◆ **DIRECTIONS FOR THIS TASK**:
The lines below that include "execute" are to be found and copied.

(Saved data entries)

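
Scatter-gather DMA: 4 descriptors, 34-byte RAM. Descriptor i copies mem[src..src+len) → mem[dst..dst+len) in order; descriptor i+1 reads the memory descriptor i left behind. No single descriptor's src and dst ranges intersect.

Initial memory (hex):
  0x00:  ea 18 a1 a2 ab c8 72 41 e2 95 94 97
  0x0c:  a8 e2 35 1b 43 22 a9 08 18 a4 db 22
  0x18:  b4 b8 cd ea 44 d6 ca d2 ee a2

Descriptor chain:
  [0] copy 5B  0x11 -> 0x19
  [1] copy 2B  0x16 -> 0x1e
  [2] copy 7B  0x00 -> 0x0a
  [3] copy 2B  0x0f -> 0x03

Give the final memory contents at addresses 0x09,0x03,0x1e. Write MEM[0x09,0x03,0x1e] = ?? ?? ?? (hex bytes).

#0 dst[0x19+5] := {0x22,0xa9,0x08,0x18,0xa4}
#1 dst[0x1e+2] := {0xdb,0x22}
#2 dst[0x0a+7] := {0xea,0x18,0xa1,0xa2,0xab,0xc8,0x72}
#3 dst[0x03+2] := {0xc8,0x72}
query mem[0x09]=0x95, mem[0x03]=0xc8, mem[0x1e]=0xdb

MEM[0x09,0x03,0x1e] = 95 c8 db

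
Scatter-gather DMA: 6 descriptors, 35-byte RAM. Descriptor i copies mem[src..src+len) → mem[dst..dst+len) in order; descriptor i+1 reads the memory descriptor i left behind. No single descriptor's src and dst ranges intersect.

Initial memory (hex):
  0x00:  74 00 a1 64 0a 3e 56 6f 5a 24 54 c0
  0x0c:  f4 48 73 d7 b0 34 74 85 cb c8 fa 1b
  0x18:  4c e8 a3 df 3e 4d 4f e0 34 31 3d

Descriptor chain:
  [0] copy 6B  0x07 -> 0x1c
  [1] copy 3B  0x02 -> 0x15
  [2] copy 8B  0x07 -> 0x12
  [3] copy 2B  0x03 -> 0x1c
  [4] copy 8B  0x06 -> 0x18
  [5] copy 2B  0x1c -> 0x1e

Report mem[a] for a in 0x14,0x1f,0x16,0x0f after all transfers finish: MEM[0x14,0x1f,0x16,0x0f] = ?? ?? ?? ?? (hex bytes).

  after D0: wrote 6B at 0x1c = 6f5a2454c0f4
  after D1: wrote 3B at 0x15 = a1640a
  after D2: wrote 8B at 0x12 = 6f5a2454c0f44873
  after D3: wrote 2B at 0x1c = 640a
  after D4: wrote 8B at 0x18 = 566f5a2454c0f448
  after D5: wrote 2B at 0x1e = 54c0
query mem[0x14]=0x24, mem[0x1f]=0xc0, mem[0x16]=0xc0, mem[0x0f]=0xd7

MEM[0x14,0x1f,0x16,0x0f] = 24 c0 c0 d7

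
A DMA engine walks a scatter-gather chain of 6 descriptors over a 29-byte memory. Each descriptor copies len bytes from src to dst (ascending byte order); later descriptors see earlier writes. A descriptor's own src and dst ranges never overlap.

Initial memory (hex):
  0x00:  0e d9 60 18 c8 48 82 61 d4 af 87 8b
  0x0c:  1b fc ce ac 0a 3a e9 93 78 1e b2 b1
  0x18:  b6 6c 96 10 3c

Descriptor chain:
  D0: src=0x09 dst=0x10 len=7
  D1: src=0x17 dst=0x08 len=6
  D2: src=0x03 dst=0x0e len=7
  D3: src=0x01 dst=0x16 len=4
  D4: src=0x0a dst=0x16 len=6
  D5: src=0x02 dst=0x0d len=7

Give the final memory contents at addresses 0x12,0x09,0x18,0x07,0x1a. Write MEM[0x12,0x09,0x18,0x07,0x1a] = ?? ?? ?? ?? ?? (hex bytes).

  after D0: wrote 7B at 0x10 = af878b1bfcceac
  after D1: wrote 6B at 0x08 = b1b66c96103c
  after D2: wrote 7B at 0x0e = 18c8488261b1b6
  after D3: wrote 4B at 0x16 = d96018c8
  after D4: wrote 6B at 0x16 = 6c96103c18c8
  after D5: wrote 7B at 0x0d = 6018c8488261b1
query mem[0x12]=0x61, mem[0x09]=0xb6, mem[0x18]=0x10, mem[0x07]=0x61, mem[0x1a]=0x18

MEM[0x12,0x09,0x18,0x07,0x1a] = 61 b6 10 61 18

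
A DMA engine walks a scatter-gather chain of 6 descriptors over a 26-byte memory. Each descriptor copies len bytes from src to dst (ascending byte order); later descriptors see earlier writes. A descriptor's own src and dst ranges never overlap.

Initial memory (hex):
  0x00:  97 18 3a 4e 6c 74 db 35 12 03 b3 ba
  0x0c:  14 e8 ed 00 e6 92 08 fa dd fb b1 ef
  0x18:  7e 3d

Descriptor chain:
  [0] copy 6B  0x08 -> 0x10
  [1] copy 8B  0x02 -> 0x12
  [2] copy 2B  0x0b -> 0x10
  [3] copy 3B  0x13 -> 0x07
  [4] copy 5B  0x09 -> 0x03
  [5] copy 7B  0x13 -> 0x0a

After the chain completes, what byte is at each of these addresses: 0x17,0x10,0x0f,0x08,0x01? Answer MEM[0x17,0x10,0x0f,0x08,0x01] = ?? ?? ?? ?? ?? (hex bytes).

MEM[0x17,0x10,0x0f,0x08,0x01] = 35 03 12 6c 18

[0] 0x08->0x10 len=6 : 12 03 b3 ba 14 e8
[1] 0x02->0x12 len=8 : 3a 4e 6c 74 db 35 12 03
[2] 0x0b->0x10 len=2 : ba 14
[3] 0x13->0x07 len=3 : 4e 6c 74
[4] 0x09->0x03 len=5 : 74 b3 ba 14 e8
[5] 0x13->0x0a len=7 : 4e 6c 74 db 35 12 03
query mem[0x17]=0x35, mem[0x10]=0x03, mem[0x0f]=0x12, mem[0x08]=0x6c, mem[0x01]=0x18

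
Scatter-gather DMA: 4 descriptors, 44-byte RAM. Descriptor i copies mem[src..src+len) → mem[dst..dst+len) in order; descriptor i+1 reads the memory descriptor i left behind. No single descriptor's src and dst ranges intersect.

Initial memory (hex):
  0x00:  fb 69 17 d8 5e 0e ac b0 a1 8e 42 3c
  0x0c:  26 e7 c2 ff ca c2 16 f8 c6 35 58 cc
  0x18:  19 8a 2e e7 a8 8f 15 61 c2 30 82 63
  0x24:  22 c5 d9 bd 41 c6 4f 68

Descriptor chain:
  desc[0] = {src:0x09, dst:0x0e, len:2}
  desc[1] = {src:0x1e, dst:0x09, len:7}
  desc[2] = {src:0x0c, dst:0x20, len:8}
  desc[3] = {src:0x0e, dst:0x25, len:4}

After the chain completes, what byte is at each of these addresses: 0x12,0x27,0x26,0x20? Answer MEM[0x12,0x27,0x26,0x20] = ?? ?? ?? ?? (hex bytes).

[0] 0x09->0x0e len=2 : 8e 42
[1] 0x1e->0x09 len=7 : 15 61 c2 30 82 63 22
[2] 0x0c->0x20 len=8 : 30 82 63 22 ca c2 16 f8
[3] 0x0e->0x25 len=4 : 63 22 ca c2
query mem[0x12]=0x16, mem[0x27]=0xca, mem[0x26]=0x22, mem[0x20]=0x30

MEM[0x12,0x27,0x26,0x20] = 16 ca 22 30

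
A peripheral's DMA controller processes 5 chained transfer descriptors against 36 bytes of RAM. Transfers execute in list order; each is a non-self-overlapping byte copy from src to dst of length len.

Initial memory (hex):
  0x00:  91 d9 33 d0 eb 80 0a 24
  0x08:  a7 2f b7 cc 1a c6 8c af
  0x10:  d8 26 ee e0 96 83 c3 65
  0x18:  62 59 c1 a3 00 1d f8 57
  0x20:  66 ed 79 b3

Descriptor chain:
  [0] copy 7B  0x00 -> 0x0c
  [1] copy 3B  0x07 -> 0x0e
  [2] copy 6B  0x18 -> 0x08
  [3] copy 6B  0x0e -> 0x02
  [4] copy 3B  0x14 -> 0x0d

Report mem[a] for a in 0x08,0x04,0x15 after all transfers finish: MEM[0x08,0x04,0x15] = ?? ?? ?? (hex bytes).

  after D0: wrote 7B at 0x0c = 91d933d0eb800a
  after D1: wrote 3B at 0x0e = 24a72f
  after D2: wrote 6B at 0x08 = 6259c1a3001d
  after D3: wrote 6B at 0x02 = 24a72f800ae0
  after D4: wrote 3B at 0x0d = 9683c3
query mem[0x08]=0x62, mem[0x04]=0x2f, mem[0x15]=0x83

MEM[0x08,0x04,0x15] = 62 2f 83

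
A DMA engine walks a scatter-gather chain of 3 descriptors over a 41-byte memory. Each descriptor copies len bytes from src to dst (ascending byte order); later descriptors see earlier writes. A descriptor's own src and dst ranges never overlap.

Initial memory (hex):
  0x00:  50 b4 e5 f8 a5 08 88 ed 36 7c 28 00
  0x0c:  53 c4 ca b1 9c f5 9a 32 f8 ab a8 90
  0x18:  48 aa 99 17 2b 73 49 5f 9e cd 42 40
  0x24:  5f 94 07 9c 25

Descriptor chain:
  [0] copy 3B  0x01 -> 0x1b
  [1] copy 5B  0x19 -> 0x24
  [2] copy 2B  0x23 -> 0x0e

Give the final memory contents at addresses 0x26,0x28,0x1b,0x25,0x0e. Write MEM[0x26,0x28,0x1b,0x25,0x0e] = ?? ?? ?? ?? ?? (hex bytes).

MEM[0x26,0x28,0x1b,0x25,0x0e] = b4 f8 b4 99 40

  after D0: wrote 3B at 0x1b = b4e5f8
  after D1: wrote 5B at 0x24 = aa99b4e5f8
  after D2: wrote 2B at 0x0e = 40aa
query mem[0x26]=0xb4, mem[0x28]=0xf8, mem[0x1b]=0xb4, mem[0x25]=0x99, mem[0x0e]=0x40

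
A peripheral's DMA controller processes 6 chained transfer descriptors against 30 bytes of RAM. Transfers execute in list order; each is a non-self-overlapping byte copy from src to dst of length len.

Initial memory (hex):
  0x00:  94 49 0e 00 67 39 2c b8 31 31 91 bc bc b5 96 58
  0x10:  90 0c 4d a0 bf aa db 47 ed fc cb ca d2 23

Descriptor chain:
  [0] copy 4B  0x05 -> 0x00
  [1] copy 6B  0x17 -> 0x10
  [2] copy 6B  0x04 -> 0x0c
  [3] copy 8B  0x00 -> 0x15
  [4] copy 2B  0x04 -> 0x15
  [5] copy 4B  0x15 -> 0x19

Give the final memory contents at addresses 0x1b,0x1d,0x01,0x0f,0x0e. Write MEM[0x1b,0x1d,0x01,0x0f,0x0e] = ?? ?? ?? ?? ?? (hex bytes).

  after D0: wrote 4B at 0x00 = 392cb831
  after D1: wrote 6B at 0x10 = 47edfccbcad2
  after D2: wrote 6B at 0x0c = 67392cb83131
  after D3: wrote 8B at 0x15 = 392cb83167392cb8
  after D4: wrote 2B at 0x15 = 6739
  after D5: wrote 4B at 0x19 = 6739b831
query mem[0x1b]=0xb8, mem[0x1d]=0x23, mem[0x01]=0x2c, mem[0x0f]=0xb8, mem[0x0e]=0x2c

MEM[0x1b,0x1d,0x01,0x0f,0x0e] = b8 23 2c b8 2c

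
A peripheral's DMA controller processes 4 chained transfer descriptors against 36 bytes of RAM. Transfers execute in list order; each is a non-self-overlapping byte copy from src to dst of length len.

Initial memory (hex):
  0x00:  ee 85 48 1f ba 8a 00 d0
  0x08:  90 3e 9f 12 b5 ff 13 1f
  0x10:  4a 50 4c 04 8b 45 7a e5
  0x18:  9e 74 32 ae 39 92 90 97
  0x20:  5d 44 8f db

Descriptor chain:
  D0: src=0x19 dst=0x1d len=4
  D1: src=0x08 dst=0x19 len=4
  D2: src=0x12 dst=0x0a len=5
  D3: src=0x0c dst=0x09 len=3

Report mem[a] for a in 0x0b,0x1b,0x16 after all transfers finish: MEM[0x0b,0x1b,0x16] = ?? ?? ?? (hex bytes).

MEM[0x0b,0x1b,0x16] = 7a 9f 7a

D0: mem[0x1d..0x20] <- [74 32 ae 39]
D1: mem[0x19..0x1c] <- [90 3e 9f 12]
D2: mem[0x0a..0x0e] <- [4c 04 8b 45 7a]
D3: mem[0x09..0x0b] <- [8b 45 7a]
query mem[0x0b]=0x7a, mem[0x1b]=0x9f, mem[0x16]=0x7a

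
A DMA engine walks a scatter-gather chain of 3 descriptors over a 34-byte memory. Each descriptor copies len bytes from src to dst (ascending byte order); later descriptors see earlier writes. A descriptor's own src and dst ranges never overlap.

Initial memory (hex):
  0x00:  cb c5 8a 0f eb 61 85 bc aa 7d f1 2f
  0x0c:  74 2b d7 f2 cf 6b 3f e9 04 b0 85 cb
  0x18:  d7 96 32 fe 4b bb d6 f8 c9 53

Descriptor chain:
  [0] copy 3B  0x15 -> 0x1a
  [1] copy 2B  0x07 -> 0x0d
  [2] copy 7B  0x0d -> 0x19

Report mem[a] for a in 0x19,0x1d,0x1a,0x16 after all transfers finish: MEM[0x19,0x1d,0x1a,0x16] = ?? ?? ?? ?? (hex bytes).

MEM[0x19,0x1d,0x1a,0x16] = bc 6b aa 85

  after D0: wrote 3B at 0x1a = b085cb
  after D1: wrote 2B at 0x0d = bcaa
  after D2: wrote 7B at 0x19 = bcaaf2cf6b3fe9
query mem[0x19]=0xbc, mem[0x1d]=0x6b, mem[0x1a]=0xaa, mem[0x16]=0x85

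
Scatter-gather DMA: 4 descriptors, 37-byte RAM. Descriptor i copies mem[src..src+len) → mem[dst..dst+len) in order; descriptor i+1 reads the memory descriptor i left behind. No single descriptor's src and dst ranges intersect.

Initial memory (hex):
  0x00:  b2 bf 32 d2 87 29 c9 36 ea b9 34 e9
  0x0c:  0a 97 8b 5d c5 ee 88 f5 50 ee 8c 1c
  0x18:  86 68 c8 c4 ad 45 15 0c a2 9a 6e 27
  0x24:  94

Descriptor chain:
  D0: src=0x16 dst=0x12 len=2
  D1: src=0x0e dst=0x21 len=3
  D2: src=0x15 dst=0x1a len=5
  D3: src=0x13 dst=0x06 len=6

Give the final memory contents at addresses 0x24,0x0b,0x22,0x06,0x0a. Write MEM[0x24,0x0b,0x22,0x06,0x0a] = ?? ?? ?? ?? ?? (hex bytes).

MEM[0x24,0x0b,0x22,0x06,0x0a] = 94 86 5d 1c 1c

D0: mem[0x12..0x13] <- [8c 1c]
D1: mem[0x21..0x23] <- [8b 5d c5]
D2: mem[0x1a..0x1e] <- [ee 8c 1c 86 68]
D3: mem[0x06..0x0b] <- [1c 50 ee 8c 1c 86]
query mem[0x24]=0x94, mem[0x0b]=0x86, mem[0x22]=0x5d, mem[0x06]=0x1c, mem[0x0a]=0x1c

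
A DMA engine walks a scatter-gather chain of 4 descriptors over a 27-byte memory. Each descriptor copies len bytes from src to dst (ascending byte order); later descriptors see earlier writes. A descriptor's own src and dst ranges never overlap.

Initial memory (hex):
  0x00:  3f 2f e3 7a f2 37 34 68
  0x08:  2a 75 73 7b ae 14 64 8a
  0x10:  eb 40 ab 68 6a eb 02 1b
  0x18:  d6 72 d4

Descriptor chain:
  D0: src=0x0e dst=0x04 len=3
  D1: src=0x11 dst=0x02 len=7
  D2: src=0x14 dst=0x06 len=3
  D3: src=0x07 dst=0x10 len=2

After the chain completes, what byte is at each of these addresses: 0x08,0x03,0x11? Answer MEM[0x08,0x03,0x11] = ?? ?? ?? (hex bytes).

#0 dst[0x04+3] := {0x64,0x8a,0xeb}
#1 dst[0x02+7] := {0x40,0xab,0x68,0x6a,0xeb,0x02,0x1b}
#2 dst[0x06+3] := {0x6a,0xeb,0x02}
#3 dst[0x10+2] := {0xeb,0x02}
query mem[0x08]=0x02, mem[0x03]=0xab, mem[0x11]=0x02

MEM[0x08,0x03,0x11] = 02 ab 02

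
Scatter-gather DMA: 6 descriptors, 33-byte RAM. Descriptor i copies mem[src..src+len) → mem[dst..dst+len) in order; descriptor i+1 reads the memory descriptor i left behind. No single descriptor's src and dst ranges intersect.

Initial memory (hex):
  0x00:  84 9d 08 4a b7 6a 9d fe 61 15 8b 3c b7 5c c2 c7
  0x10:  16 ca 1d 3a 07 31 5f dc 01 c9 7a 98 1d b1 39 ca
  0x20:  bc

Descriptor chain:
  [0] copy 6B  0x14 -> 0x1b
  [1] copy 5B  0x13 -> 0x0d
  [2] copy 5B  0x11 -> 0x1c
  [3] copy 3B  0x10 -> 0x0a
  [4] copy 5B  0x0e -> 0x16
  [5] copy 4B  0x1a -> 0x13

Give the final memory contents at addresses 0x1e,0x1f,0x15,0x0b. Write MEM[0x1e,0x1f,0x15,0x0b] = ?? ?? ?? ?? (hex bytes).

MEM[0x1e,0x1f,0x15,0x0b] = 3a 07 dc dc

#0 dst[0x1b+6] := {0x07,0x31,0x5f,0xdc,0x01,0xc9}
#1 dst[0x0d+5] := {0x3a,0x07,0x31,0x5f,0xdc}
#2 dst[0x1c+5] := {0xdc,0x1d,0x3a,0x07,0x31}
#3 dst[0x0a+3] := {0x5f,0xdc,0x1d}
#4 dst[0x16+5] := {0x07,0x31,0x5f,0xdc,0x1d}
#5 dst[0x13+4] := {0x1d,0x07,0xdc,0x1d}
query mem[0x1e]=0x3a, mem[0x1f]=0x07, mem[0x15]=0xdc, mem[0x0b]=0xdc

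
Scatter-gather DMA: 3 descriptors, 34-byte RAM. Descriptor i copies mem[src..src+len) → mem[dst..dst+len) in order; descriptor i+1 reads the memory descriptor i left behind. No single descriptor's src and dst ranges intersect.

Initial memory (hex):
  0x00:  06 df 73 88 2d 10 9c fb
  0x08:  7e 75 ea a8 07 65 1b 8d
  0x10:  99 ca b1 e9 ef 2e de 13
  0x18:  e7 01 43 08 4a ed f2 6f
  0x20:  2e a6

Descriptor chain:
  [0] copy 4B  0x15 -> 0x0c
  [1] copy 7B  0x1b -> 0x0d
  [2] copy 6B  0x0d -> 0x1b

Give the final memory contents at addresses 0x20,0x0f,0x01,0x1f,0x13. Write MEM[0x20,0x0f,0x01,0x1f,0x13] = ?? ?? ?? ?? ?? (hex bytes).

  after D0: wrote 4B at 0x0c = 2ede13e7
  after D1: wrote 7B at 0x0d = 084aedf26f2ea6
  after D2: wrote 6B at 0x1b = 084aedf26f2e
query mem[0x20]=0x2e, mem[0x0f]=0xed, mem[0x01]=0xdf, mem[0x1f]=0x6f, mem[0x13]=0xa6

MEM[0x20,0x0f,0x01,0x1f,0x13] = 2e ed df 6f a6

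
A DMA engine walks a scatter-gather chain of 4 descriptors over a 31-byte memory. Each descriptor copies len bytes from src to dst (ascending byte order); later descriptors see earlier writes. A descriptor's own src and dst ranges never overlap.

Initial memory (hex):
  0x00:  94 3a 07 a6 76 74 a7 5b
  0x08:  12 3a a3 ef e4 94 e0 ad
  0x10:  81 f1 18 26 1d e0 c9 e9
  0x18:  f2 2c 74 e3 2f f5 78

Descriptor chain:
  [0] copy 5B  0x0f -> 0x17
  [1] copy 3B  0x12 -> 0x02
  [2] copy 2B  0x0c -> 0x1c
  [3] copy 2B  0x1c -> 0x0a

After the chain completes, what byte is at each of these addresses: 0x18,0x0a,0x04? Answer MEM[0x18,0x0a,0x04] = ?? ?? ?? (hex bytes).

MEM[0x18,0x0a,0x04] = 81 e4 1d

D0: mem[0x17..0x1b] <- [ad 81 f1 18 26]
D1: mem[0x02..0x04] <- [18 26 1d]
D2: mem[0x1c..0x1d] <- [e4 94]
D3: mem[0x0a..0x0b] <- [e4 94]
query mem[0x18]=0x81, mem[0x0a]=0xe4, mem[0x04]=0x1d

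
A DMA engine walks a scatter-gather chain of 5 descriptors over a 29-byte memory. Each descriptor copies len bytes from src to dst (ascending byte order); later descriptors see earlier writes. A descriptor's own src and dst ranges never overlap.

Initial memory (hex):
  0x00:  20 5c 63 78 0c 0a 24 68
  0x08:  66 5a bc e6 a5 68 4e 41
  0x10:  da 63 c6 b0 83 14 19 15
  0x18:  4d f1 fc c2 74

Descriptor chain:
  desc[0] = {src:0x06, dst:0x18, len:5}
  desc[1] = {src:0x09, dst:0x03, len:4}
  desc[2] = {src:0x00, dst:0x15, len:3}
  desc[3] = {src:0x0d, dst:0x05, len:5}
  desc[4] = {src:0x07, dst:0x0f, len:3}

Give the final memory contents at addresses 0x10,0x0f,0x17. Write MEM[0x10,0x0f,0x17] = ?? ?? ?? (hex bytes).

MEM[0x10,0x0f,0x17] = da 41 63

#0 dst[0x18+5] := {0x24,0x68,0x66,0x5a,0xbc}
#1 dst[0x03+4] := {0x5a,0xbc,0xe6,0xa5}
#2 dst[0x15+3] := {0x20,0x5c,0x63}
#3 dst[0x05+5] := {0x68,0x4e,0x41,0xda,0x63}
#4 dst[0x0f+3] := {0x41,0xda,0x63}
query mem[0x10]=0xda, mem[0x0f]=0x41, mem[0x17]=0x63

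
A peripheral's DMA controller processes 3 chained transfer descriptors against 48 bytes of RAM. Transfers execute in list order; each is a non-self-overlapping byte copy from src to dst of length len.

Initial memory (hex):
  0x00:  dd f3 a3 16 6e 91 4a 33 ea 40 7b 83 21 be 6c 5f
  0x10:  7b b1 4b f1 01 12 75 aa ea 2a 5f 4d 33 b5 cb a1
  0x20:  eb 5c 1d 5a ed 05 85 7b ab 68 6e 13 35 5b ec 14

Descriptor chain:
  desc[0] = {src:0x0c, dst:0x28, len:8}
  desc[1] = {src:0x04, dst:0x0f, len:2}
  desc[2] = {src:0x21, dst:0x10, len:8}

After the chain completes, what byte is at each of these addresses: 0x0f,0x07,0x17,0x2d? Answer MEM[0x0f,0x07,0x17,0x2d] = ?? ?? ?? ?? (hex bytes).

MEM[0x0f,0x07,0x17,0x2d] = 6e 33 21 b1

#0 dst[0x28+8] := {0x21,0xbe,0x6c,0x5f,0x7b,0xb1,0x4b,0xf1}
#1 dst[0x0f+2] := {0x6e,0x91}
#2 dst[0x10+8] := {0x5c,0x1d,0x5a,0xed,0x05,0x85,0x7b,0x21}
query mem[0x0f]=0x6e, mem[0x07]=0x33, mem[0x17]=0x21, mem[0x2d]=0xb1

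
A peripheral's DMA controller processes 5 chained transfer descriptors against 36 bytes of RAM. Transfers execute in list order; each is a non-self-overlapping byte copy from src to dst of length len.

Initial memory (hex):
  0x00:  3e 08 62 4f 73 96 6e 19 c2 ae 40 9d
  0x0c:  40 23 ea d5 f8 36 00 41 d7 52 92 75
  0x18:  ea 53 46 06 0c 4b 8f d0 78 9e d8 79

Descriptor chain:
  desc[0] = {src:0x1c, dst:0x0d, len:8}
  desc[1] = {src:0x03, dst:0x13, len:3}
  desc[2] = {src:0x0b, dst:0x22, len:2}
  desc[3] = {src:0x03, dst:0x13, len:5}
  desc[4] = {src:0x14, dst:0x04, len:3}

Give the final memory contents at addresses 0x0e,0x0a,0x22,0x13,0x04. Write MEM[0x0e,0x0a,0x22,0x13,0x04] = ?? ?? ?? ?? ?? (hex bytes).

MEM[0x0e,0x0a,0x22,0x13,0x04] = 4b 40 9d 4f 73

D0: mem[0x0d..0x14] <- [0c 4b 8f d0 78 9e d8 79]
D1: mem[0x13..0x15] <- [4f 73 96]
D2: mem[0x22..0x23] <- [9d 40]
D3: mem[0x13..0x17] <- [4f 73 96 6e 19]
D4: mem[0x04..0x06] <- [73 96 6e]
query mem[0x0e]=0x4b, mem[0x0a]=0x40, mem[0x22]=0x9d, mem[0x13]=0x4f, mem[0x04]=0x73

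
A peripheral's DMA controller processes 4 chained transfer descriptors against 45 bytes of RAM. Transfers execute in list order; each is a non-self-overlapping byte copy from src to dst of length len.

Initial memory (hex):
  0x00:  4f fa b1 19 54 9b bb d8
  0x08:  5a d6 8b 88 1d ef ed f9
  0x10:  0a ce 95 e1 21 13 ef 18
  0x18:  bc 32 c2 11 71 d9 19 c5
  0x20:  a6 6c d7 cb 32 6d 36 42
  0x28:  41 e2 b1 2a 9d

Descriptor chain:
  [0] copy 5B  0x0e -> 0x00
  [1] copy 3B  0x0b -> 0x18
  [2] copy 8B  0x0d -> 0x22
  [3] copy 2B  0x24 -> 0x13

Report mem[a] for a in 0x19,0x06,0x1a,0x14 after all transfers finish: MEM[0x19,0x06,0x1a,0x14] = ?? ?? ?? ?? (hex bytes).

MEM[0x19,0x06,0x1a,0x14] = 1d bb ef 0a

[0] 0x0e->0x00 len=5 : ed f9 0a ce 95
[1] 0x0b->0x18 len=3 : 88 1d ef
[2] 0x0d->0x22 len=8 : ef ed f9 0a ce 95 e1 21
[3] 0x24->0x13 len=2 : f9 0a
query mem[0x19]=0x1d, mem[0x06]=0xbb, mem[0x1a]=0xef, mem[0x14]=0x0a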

◆ **FINAL ANSWER**:
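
A peripheral's DMA controller processes 5 chained transfer descriptors against 36 bytes of RAM. Transfers execute in list order; each is a non-self-overlapping byte copy from src to dst of length len.
A peripheral's DMA controller processes 6 chained transfer descriptors against 30 bytes of RAM. Transfers execute in list order; each is a non-self-overlapping byte copy from src to dst of length len.
A peripheral's DMA controller processes 4 chained transfer descriptors against 36 bytes of RAM. Transfers execute in list order; each is a non-self-overlapping byte copy from src to dst of length len.
A peripheral's DMA controller processes 3 chained transfer descriptors against 48 bytes of RAM. Transfers execute in list order; each is a non-self-overlapping byte copy from src to dst of length len.
A peripheral's DMA controller processes 5 chained transfer descriptors against 36 bytes of RAM. Transfers execute in list order; each is a non-self-overlapping byte copy from src to dst of length len.
A peripheral's DMA controller processes 4 chained transfer descriptors against 45 bytes of RAM. Transfers execute in list order; each is a non-self-overlapping byte copy from src to dst of length len.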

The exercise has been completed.